Your objective - Copy out, exactly as given, every line from the line with "23 | 2.6×10⁻⁴ |" to the end of the listing, both of those lines included.

Records shown -

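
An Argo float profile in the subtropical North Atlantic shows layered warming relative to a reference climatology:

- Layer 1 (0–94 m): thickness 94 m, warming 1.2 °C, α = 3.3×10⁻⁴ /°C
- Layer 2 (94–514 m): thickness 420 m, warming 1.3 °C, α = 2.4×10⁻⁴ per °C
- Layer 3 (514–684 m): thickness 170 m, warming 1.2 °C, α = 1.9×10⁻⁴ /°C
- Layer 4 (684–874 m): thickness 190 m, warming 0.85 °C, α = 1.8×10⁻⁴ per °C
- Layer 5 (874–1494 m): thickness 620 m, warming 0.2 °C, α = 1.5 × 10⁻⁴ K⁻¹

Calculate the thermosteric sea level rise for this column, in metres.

0.255 m

94 × 3.3×10⁻⁴ × 1.2 = 0.037224 m
94–514 m: 1.3 × 2.4×10⁻⁴ × 420 = 0.13104 m
Layer 3: 1.2 × 1.9×10⁻⁴ × 170 = 0.03876 m
684–874 m: 0.85 × 1.8×10⁻⁴ × 190 = 0.02907 m
Layer 5: 1.5×10⁻⁴ × 620 × 0.2 = 0.01860 m
Δh = 0.037224 + 0.13104 + 0.03876 + 0.02907 + 0.01860 = 0.254694 m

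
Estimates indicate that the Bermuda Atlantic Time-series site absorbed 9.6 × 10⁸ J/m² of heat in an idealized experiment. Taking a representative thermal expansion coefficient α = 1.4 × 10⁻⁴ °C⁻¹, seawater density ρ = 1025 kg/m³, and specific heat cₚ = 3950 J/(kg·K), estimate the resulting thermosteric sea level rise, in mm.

about 33.2 mm

Δh = αQ/(ρcₚ) = 1.4×10⁻⁴ × 9.6×10⁸ / (1025 × 3950) ≈ 0.033195 m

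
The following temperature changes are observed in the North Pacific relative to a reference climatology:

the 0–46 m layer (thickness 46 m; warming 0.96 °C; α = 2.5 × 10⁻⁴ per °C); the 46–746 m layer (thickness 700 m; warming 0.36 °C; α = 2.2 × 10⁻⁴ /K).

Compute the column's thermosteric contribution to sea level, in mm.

Δh = 66.5 mm

46 × 2.5×10⁻⁴ × 0.96 = 0.01104 m
0.36 × 2.2×10⁻⁴ × 700 = 0.05544 m
Δh = 0.01104 + 0.05544 = 0.06648 m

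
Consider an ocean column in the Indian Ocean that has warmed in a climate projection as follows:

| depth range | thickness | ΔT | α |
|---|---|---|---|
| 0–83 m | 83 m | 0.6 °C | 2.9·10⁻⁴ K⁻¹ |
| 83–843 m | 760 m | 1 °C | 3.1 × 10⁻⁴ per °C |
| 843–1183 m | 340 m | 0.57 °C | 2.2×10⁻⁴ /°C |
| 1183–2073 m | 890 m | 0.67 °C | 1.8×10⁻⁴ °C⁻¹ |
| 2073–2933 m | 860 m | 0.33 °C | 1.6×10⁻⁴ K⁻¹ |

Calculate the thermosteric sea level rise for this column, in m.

0–83 m: 83 × 2.9×10⁻⁴ × 0.6 = 0.014442 m
83–843 m: 760 × 1 × 3.1×10⁻⁴ = 0.23560 m
Layer 3: 2.2×10⁻⁴ × 340 × 0.57 = 0.042636 m
Layer 4: 1.8×10⁻⁴ × 0.67 × 890 = 0.107334 m
2073–2933 m: 1.6×10⁻⁴ × 860 × 0.33 = 0.045408 m
Δh = 0.014442 + 0.23560 + 0.042636 + 0.107334 + 0.045408 = 0.44542 m

Δh = 0.445 m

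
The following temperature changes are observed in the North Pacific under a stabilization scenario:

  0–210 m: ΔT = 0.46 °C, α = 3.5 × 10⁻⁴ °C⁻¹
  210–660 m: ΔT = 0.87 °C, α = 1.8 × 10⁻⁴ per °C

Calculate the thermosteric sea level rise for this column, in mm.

100 mm of thermosteric rise

Layer 1: 3.5×10⁻⁴ × 210 × 0.46 = 0.03381 m
210–660 m: 450 × 1.8×10⁻⁴ × 0.87 = 0.07047 m
Δh = 0.03381 + 0.07047 = 0.10428 m ≈ 100 mm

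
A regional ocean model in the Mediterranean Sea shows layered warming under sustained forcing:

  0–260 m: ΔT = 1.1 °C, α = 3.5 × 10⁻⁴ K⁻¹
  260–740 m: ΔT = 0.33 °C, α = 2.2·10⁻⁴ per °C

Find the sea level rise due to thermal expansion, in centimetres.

Δh = 13.5 cm

260 × 1.1 × 3.5×10⁻⁴ = 0.10010 m
Layer 2: 0.33 × 480 × 2.2×10⁻⁴ = 0.034848 m
Δh = 0.10010 + 0.034848 = 0.134948 m ≈ 13.5 cm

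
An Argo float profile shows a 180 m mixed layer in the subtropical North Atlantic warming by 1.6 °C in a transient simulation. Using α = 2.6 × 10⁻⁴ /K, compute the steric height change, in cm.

Δh ≈ 7.5 cm

Δh = αΔT·H = 2.6×10⁻⁴ × 1.6 × 180 = 0.07488 m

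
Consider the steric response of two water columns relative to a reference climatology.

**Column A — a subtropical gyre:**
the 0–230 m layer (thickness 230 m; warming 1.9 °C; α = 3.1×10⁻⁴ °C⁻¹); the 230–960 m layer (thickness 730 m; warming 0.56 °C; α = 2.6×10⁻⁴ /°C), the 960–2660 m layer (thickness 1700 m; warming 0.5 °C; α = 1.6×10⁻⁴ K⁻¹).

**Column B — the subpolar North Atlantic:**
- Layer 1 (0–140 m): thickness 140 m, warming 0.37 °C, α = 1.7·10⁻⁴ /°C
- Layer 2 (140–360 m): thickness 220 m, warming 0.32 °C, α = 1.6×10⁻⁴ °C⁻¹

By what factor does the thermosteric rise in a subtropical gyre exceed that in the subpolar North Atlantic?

19

A 0–230 m: 3.1×10⁻⁴ × 1.9 × 230 = 0.13547 m
A 230–960 m: 2.6×10⁻⁴ × 730 × 0.56 = 0.106288 m
A 960–2660 m: 1700 × 1.6×10⁻⁴ × 0.5 = 0.13600 m
A total: 0.377758 m
B 0–140 m: 1.7×10⁻⁴ × 0.37 × 140 = 0.008806 m
B Layer 2: 0.32 × 220 × 1.6×10⁻⁴ = 0.011264 m
B total: 0.02007 m
Ratio: 0.377758 / 0.02007 ≈ 18.82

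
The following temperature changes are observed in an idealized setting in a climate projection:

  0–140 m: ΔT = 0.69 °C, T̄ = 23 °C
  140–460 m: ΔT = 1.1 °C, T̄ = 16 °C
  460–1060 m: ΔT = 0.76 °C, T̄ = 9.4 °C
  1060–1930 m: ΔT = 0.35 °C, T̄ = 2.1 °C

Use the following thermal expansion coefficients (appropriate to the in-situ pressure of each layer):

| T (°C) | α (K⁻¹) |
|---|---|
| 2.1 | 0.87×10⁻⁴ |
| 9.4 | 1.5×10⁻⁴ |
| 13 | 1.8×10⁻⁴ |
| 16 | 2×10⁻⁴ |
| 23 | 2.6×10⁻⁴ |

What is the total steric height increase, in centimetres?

19.0 cm

Layer 1 at 23 °C → α = 2.6×10⁻⁴ K⁻¹
Layer 2 at 16 °C → α = 2×10⁻⁴ K⁻¹
Layer 3 at 9.4 °C → α = 1.5×10⁻⁴ K⁻¹
Layer 4 at 2.1 °C → α = 0.87×10⁻⁴ K⁻¹
Layer 1: 2.6×10⁻⁴ × 140 × 0.69 = 0.025116 m
Layer 2: 320 × 2×10⁻⁴ × 1.1 = 0.07040 m
460–1060 m: 0.76 × 600 × 1.5×10⁻⁴ = 0.06840 m
1060–1930 m: 0.87×10⁻⁴ × 0.35 × 870 = 0.0264915 m
Δh = 0.025116 + 0.07040 + 0.06840 + 0.0264915 = 0.1904075 m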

Solved problem -
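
| 23 | 2.6×10⁻⁴ |

What is the total steric height increase, in centimetres?

19.0 cm

Layer 1 at 23 °C → α = 2.6×10⁻⁴ K⁻¹
Layer 2 at 16 °C → α = 2×10⁻⁴ K⁻¹
Layer 3 at 9.4 °C → α = 1.5×10⁻⁴ K⁻¹
Layer 4 at 2.1 °C → α = 0.87×10⁻⁴ K⁻¹
Layer 1: 2.6×10⁻⁴ × 140 × 0.69 = 0.025116 m
Layer 2: 320 × 2×10⁻⁴ × 1.1 = 0.07040 m
460–1060 m: 0.76 × 600 × 1.5×10⁻⁴ = 0.06840 m
1060–1930 m: 0.87×10⁻⁴ × 0.35 × 870 = 0.0264915 m
Δh = 0.025116 + 0.07040 + 0.06840 + 0.0264915 = 0.1904075 m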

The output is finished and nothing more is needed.